══ Task material

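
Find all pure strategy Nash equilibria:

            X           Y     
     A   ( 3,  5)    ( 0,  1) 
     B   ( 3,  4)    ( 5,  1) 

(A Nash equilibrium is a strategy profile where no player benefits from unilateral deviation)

Nash equilibrium: (A, X), (B, X)

Work:
Best responses:
  P1 vs X: payoffs [3, 3] → best response A/B (payoff 3)
  P1 vs Y: payoffs [0, 5] → best response B (payoff 5)
  P2 vs A: payoffs [5, 1] → best response X (payoff 5)
  P2 vs B: payoffs [4, 1] → best response X (payoff 4)
Mutual best responses: (A,X), (B,X) → Nash equilibria.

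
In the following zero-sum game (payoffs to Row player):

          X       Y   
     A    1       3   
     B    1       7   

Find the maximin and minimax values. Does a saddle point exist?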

════

▶ [Work task] Make a copy of each line in the records above that has the word "Find".

▶ [Solution for this problem]
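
Find all pure strategy Nash equilibria:
Find the maximin and minimax values. Does a saddle point exist?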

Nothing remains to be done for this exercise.